- [Task goal]
In the entries below, find the line with "n0 | 5000 Ω |" and the line with "Find the sinusoidal steady-state response at ω = 20400". Print those two and everything between them exactly, and nothing else.

- [Data section]
-------

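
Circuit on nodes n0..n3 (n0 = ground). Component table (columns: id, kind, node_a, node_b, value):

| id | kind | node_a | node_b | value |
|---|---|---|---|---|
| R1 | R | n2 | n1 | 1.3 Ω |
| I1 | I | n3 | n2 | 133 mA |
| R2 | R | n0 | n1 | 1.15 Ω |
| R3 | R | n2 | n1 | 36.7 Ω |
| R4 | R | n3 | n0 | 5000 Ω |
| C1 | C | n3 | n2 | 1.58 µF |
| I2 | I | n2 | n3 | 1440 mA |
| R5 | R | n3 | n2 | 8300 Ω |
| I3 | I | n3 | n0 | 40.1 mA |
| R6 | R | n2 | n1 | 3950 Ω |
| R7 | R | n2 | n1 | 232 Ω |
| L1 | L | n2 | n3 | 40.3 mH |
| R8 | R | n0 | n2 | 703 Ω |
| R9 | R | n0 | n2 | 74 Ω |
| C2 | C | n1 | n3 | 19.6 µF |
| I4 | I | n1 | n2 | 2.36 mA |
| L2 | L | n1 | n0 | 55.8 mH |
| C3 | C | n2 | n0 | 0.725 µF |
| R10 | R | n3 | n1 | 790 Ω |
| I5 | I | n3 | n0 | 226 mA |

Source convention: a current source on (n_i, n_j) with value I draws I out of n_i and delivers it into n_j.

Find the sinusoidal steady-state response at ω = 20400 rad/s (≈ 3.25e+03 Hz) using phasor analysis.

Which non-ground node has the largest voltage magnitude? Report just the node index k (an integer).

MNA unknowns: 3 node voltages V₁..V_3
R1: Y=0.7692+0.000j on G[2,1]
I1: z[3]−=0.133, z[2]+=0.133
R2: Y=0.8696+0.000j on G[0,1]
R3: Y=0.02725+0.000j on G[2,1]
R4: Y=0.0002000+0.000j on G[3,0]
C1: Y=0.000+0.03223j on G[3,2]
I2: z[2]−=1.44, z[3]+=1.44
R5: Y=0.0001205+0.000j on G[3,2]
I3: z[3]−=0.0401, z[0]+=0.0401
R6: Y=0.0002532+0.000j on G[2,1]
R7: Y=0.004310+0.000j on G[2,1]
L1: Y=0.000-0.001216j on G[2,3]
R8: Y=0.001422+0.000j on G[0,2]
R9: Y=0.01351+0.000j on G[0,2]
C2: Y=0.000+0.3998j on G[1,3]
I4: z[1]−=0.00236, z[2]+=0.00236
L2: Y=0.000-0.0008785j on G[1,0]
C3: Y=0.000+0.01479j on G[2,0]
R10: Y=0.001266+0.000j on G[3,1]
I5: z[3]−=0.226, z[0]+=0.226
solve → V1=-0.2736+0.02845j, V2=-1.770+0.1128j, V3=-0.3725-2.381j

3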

-------

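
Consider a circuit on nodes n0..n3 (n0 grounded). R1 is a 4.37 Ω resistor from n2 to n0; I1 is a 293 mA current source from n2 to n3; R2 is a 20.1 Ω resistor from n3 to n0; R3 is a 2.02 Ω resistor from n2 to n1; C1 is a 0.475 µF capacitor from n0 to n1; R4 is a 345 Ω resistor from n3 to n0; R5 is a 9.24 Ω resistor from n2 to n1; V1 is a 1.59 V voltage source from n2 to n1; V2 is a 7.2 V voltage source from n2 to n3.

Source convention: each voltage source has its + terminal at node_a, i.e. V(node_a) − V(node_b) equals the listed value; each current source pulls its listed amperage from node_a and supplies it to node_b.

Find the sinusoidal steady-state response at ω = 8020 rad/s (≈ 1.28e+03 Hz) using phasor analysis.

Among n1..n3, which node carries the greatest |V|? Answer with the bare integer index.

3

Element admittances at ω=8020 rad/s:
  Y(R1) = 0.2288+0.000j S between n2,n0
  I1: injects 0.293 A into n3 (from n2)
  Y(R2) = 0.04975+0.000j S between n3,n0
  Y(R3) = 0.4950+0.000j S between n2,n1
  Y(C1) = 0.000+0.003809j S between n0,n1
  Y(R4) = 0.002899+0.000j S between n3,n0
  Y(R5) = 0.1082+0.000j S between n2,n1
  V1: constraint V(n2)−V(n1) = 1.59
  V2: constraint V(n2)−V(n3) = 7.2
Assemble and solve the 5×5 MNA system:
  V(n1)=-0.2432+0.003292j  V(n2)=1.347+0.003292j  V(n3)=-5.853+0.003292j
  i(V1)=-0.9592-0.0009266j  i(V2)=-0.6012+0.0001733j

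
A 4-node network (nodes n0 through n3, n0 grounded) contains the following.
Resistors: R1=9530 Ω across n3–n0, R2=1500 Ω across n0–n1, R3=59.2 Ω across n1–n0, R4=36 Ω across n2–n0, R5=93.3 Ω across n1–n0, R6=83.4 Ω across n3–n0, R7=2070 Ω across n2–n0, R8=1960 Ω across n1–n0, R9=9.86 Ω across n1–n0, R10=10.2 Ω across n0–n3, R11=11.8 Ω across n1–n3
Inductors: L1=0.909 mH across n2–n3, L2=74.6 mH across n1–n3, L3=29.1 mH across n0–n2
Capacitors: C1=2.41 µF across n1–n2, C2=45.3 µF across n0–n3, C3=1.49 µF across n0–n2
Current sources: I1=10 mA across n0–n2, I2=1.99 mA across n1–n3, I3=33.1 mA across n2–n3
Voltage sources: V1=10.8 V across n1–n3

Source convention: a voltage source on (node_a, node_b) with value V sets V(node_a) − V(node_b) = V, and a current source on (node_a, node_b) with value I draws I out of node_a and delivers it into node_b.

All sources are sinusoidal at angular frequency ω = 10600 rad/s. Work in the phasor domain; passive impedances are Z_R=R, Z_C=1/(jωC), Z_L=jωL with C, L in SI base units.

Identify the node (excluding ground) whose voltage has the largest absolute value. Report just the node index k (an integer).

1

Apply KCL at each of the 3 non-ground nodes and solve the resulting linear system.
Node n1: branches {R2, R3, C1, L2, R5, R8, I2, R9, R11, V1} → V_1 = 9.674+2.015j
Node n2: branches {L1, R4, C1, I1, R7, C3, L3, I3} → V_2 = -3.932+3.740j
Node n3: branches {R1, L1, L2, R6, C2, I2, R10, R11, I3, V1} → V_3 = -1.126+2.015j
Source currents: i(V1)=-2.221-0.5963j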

-------

- [Solution for this exercise]
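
| R4 | R | n3 | n0 | 5000 Ω |
| C1 | C | n3 | n2 | 1.58 µF |
| I2 | I | n2 | n3 | 1440 mA |
| R5 | R | n3 | n2 | 8300 Ω |
| I3 | I | n3 | n0 | 40.1 mA |
| R6 | R | n2 | n1 | 3950 Ω |
| R7 | R | n2 | n1 | 232 Ω |
| L1 | L | n2 | n3 | 40.3 mH |
| R8 | R | n0 | n2 | 703 Ω |
| R9 | R | n0 | n2 | 74 Ω |
| C2 | C | n1 | n3 | 19.6 µF |
| I4 | I | n1 | n2 | 2.36 mA |
| L2 | L | n1 | n0 | 55.8 mH |
| C3 | C | n2 | n0 | 0.725 µF |
| R10 | R | n3 | n1 | 790 Ω |
| I5 | I | n3 | n0 | 226 mA |

Source convention: a current source on (n_i, n_j) with value I draws I out of n_i and delivers it into n_j.

Find the sinusoidal steady-state response at ω = 20400 rad/s (≈ 3.25e+03 Hz) using phasor analysis.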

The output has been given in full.